» Task to carry out
Copy each line below in which the string "Answer" appears.

Collected data:
<<<<

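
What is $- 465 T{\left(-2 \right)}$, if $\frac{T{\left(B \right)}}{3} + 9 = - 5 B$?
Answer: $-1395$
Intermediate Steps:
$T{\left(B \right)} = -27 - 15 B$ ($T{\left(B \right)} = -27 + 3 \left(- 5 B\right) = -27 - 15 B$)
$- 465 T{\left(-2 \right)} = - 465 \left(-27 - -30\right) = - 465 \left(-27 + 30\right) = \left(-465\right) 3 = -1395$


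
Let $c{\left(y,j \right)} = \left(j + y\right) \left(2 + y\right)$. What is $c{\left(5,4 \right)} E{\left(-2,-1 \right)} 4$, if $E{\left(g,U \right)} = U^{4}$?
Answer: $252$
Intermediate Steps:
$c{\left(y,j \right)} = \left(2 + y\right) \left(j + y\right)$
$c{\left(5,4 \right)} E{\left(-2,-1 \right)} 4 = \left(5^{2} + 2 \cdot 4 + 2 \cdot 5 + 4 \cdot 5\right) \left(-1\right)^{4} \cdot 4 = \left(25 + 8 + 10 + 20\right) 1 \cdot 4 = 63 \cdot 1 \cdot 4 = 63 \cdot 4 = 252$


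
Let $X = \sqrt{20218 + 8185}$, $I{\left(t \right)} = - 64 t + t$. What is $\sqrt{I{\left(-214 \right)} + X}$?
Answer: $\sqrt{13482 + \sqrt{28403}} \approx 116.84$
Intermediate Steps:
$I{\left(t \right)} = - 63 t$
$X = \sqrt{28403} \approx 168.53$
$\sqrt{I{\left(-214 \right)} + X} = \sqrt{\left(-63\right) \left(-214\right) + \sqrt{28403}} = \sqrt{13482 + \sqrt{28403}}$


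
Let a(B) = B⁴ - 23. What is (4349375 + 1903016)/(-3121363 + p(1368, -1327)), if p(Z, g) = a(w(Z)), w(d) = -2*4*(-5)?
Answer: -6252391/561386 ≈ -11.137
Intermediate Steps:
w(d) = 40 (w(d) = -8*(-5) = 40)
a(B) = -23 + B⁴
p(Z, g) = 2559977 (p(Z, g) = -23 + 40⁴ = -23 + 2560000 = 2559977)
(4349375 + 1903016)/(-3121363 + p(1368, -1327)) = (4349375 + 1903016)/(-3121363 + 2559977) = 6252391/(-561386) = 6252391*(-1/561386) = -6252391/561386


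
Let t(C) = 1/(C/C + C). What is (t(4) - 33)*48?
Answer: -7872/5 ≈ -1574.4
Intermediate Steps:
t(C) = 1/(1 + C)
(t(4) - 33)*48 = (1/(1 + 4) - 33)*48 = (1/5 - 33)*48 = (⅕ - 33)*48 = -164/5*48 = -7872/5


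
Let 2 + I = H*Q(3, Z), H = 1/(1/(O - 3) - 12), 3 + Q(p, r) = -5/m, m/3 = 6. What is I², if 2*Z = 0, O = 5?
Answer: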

>>>>

» Task response
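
Answer: $-1395$
Answer: $252$
Answer: $\sqrt{13482 + \sqrt{28403}} \approx 116.84$
Answer: -6252391/561386 ≈ -11.137
Answer: -7872/5 ≈ -1574.4
Answer: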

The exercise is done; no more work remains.